Your objective:
Please write out each entry below exactly as given.

Records for the exercise:
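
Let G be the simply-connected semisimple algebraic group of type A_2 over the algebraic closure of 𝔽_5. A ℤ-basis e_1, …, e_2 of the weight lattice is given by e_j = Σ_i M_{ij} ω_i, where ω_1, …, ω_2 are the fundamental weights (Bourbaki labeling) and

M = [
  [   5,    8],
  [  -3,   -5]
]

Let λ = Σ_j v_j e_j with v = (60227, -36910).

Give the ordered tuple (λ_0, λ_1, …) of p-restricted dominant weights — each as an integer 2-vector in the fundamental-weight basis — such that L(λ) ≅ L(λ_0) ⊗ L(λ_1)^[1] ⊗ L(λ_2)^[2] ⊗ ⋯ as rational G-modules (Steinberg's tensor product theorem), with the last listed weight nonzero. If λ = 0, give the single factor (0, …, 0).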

Solved exercise:
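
Let G be the simply-connected semisimple algebraic group of type A_2 over the algebraic closure of 𝔽_5. A ℤ-basis e_1, …, e_2 of the weight lattice is given by e_j = Σ_i M_{ij} ω_i, where ω_1, …, ω_2 are the fundamental weights (Bourbaki labeling) and

M = [
  [   5,    8],
  [  -3,   -5]
]

Let λ = Σ_j v_j e_j with v = (60227, -36910).

Give the ordered tuple (λ_0, λ_1, …) of p-restricted dominant weights — each as an integer 2-vector in the fundamental-weight basis — such that L(λ) ≅ L(λ_0) ⊗ L(λ_1)^[1] ⊗ L(λ_2)^[2] ⊗ ⋯ as rational G-modules (Steinberg's tensor product theorem), with the last listed weight nonzero. If λ = 0, give the single factor (0, …, 0).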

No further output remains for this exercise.